• [Task objective]
Among the records below, find each line that includes the string "small" and copy it.

• [Provided data]

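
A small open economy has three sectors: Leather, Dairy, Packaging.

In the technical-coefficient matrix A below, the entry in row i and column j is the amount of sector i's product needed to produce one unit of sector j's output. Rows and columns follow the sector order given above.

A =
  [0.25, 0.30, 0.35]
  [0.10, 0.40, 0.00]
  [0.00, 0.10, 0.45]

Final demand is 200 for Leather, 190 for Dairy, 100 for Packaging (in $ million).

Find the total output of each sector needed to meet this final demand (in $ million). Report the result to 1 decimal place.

I − A =
  [   0.75    -0.30    -0.35]
  [  -0.10     0.60     0.00]
  [   0.00    -0.10     0.55]
Cofactors of I−A, C_ij = (−1)^(i+j)·(minor ij) (rows/columns in the sector order above):
  C_11 = (0.60)(0.55) − (0.00)(-0.10) = 0.3300
  C_12 = −[(-0.10)(0.55) − (0.00)(0.00)] = 0.0550
  C_13 = (-0.10)(-0.10) − (0.60)(0.00) = 0.0100
  C_21 = −[(-0.30)(0.55) − (-0.35)(-0.10)] = 0.2000
  C_22 = (0.75)(0.55) − (-0.35)(0.00) = 0.4125
  C_23 = −[(0.75)(-0.10) − (-0.30)(0.00)] = 0.0750
  C_31 = (-0.30)(0.00) − (-0.35)(0.60) = 0.2100
  C_32 = −[(0.75)(0.00) − (-0.35)(-0.10)] = 0.0350
  C_33 = (0.75)(0.60) − (-0.30)(-0.10) = 0.4200
det(I−A) = Σ_j (I−A)_1j·C_1j = (0.75)(0.3300) + (-0.30)(0.0550) + (-0.35)(0.0100) = 0.2275
adj(I−A) = Cᵀ =
  [ 0.3300   0.2000   0.2100]
  [ 0.0550   0.4125   0.0350]
  [ 0.0100   0.0750   0.4200]
(I − A)⁻¹ = adj(I−A) / det(I−A) ≈
  [   1.4505     0.8791     0.9231]
  [   0.2418     1.8132     0.1538]
  [   0.0440     0.3297     1.8462]
x = (I − A)⁻¹ d = adj(I−A)·d / det(I−A), with det(I−A) = 0.2275:
  x_L = (0.3300·200 + 0.2000·190 + 0.2100·100) / 0.2275 = 125.00 / 0.2275 ≈ 549.5
  x_D = (0.0550·200 + 0.4125·190 + 0.0350·100) / 0.2275 = 92.875 / 0.2275 ≈ 408.2
  x_P = (0.0100·200 + 0.0750·190 + 0.4200·100) / 0.2275 = 58.25 / 0.2275 ≈ 256.0

x_L = 549.5, x_D = 408.2, x_P = 256.0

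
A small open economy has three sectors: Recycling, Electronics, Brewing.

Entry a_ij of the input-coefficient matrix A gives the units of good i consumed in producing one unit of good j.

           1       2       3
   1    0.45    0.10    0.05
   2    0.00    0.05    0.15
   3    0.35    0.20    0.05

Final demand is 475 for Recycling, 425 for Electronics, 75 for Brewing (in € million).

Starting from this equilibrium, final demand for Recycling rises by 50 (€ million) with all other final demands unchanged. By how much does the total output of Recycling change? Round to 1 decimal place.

Δx_1 = 95.3

I − A =
  [   0.55    -0.10    -0.05]
  [   0.00     0.95    -0.15]
  [  -0.35    -0.20     0.95]
Cofactors of I−A, C_ij = (−1)^(i+j)·(minor ij) (rows/columns in the sector order above):
  C_11 = (0.95)(0.95) − (-0.15)(-0.20) = 0.8725
  C_12 = −[(0.00)(0.95) − (-0.15)(-0.35)] = 0.0525
  C_13 = (0.00)(-0.20) − (0.95)(-0.35) = 0.3325
  C_21 = −[(-0.10)(0.95) − (-0.05)(-0.20)] = 0.1050
  C_22 = (0.55)(0.95) − (-0.05)(-0.35) = 0.5050
  C_23 = −[(0.55)(-0.20) − (-0.10)(-0.35)] = 0.1450
  C_31 = (-0.10)(-0.15) − (-0.05)(0.95) = 0.0625
  C_32 = −[(0.55)(-0.15) − (-0.05)(0.00)] = 0.0825
  C_33 = (0.55)(0.95) − (-0.10)(0.00) = 0.5225
det(I−A) = Σ_j (I−A)_1j·C_1j = (0.55)(0.8725) + (-0.10)(0.0525) + (-0.05)(0.3325) = 0.4580
adj(I−A) = Cᵀ =
  [ 0.8725   0.1050   0.0625]
  [ 0.0525   0.5050   0.0825]
  [ 0.3325   0.1450   0.5225]
(I − A)⁻¹ = adj(I−A) / det(I−A) ≈
  [   1.9050     0.2293     0.1365]
  [   0.1146     1.1026     0.1801]
  [   0.7260     0.3166     1.1408]
Δx = (I − A)⁻¹ Δd with Δd having +50 in the Recycling component and 0 elsewhere.
So Δx_1 = L_11 · (+50), where L_11 = adj(I−A)_11 / det(I−A) = 0.8725 / 0.4580.
Δx_1 = 0.8725 × (+50) / 0.4580 = 43.625 / 0.4580 ≈ 95.3.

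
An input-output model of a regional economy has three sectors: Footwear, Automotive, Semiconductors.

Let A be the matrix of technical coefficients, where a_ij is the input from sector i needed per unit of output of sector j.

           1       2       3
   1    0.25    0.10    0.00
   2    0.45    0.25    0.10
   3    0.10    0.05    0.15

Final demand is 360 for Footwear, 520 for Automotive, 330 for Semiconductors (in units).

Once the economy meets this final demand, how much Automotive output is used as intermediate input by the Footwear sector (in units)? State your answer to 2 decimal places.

I − A =
  [   0.75    -0.10     0.00]
  [  -0.45     0.75    -0.10]
  [  -0.10    -0.05     0.85]
Cofactors of I−A, C_ij = (−1)^(i+j)·(minor ij) (rows/columns in the sector order above):
  C_11 = (0.75)(0.85) − (-0.10)(-0.05) = 0.6325
  C_12 = −[(-0.45)(0.85) − (-0.10)(-0.10)] = 0.3925
  C_13 = (-0.45)(-0.05) − (0.75)(-0.10) = 0.0975
  C_21 = −[(-0.10)(0.85) − (0.00)(-0.05)] = 0.0850
  C_22 = (0.75)(0.85) − (0.00)(-0.10) = 0.6375
  C_23 = −[(0.75)(-0.05) − (-0.10)(-0.10)] = 0.0475
  C_31 = (-0.10)(-0.10) − (0.00)(0.75) = 0.0100
  C_32 = −[(0.75)(-0.10) − (0.00)(-0.45)] = 0.0750
  C_33 = (0.75)(0.75) − (-0.10)(-0.45) = 0.5175
det(I−A) = Σ_j (I−A)_1j·C_1j = (0.75)(0.6325) + (-0.10)(0.3925) + (0.00)(0.0975) = 0.435125
adj(I−A) = Cᵀ =
  [ 0.6325   0.0850   0.0100]
  [ 0.3925   0.6375   0.0750]
  [ 0.0975   0.0475   0.5175]
(I − A)⁻¹ = adj(I−A) / det(I−A) ≈
  [   1.4536     0.1953     0.0230]
  [   0.9020     1.4651     0.1724]
  [   0.2241     0.1092     1.1893]
First solve x = (I − A)⁻¹ d = adj(I−A)·d / det(I−A); in particular x_1 = (0.6325·360 + 0.0850·520 + 0.0100·330) / 0.435125 = 275.20 / 0.435125 ≈ 632.4619.
Intermediate flow from 2 to 1: z_21 = a_21 · x_1 = 0.45 × 275.20 / 0.435125 = 123.84 / 0.435125 ≈ 284.61.

z_21 = 284.61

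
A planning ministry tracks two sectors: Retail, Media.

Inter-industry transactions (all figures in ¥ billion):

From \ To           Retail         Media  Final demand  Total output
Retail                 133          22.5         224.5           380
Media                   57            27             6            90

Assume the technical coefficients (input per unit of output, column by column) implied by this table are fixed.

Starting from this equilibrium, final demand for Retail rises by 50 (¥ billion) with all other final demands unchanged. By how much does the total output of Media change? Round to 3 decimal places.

Technical coefficients a_ij = z_ij / X_j:
  a_RR = 133/380 = 0.35, a_MR = 57/380 = 0.15
  a_RM = 22.5/90 = 0.25, a_MM = 27/90 = 0.30
I − A =
  [   0.65    -0.25]
  [  -0.15     0.70]
det(I−A) = (0.65)(0.70) − (-0.25)(-0.15) = 0.4175
adj(I−A) = [[0.70, 0.25], [0.15, 0.65]]
(I − A)⁻¹ = adj(I−A) / det(I−A) ≈
  [   1.6766     0.5988]
  [   0.3593     1.5569]
Δx = (I − A)⁻¹ Δd with Δd having +50 in the Retail component and 0 elsewhere.
So Δx_M = L_MR · (+50), where L_MR = adj(I−A)_MR / det(I−A) = 0.15 / 0.4175.
Δx_M = 0.15 × (+50) / 0.4175 = 7.50 / 0.4175 ≈ 17.964.

Δx_M = 17.964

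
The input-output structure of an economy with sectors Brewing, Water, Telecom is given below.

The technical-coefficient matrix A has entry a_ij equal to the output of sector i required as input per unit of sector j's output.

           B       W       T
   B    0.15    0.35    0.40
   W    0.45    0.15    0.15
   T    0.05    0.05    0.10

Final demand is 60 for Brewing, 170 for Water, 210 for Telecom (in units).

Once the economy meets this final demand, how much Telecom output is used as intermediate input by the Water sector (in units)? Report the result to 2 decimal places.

I − A =
  [   0.85    -0.35    -0.40]
  [  -0.45     0.85    -0.15]
  [  -0.05    -0.05     0.90]
Cofactors of I−A, C_ij = (−1)^(i+j)·(minor ij) (rows/columns in the sector order above):
  C_11 = (0.85)(0.90) − (-0.15)(-0.05) = 0.7575
  C_12 = −[(-0.45)(0.90) − (-0.15)(-0.05)] = 0.4125
  C_13 = (-0.45)(-0.05) − (0.85)(-0.05) = 0.0650
  C_21 = −[(-0.35)(0.90) − (-0.40)(-0.05)] = 0.3350
  C_22 = (0.85)(0.90) − (-0.40)(-0.05) = 0.7450
  C_23 = −[(0.85)(-0.05) − (-0.35)(-0.05)] = 0.0600
  C_31 = (-0.35)(-0.15) − (-0.40)(0.85) = 0.3925
  C_32 = −[(0.85)(-0.15) − (-0.40)(-0.45)] = 0.3075
  C_33 = (0.85)(0.85) − (-0.35)(-0.45) = 0.5650
det(I−A) = Σ_j (I−A)_1j·C_1j = (0.85)(0.7575) + (-0.35)(0.4125) + (-0.40)(0.0650) = 0.4735
adj(I−A) = Cᵀ =
  [ 0.7575   0.3350   0.3925]
  [ 0.4125   0.7450   0.3075]
  [ 0.0650   0.0600   0.5650]
(I − A)⁻¹ = adj(I−A) / det(I−A) ≈
  [   1.5998     0.7075     0.8289]
  [   0.8712     1.5734     0.6494]
  [   0.1373     0.1267     1.1932]
First solve x = (I − A)⁻¹ d = adj(I−A)·d / det(I−A); in particular x_W = (0.4125·60 + 0.7450·170 + 0.3075·210) / 0.4735 = 215.975 / 0.4735 ≈ 456.1246.
Intermediate flow from T to W: z_TW = a_TW · x_W = 0.05 × 215.975 / 0.4735 = 10.79875 / 0.4735 ≈ 22.81.

z_TW = 22.81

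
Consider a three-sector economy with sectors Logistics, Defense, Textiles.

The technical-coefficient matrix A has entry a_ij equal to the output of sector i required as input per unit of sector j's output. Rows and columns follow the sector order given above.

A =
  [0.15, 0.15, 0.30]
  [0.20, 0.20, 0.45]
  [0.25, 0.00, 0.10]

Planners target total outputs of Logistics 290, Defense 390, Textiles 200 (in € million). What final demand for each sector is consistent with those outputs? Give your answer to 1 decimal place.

d_L = 128.0, d_D = 164.0, d_T = 107.5

I − A =
  [   0.85    -0.15    -0.30]
  [  -0.20     0.80    -0.45]
  [  -0.25     0.00     0.90]
d = (I − A) x:
  d_L = (+0.85)·290 + (-0.15)·390 + (-0.30)·200 = 128.0
  d_D = (-0.20)·290 + (+0.80)·390 + (-0.45)·200 = 164.0
  d_T = (-0.25)·290 + (+0.00)·390 + (+0.90)·200 = 107.5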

• [Answer to this task]
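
A small open economy has three sectors: Leather, Dairy, Packaging.
A small open economy has three sectors: Recycling, Electronics, Brewing.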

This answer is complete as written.